## Exercise goal
In the material below, find the line that contains "The cell built from" and the line that contains "develops an emf", then write out exactly those two lines and everything between them.
━━━ Data supplied ━━━
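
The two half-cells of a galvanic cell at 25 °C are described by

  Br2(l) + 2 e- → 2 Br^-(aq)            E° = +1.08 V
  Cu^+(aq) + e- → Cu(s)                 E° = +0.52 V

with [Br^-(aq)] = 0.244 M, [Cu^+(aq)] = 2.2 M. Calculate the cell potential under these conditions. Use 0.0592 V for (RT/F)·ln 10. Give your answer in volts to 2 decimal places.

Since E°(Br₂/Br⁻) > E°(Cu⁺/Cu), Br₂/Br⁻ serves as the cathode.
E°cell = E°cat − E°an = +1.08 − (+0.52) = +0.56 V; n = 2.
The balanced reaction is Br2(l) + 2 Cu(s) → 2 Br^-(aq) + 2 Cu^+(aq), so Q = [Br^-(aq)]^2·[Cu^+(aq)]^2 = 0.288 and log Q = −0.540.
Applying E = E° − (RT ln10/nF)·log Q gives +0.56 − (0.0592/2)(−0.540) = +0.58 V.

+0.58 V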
━━━
━━━ Data supplied ━━━
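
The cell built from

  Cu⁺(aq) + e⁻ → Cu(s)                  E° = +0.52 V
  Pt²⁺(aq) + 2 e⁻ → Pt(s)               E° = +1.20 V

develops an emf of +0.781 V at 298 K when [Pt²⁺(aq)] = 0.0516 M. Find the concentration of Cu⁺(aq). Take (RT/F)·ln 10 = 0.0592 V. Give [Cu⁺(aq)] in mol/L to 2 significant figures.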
━━━
━━━ Data supplied ━━━
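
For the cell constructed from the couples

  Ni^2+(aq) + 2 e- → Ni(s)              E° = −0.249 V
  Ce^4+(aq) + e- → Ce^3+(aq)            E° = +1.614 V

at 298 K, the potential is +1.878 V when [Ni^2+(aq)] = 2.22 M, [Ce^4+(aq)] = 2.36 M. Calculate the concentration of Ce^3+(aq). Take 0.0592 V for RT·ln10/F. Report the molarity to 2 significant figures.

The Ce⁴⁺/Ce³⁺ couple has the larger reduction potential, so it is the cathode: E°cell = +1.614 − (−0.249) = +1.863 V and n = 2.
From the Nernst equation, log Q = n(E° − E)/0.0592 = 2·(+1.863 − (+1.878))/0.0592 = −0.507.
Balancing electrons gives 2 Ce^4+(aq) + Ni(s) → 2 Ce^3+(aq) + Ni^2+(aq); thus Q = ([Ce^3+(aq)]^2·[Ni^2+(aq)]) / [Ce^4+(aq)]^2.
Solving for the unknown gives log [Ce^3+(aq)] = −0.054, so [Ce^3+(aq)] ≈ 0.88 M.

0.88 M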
━━━
## Your solution
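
The cell built from

  Cu⁺(aq) + e⁻ → Cu(s)                  E° = +0.52 V
  Pt²⁺(aq) + 2 e⁻ → Pt(s)               E° = +1.20 V

develops an emf of +0.781 V at 298 K when [Pt²⁺(aq)] = 0.0516 M. Find the concentration of Cu⁺(aq). Take (RT/F)·ln 10 = 0.0592 V. Give [Cu⁺(aq)] in mol/L to 2 significant figures.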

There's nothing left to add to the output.